> What the exercise asks
Could you write out every entry exactly as it stands?

[Items from a data source]
*** Block opens ***

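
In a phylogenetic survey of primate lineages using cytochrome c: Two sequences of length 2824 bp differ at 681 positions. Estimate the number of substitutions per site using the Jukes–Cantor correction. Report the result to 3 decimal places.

0.291

p = 681/2824 ≈ 0.241147.
d = −(3/4) ln(1 − 4p/3) = −0.75 ln(1 − 0.321529) = −0.75 ln(0.678471)
  = −0.75 × (-0.387914) = 0.290936 substitutions/site.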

*** Block closes ***

> Response for this exercise
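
In a phylogenetic survey of primate lineages using cytochrome c: Two sequences of length 2824 bp differ at 681 positions. Estimate the number of substitutions per site using the Jukes–Cantor correction. Report the result to 3 decimal places.

0.291

p = 681/2824 ≈ 0.241147.
d = −(3/4) ln(1 − 4p/3) = −0.75 ln(1 − 0.321529) = −0.75 ln(0.678471)
  = −0.75 × (-0.387914) = 0.290936 substitutions/site.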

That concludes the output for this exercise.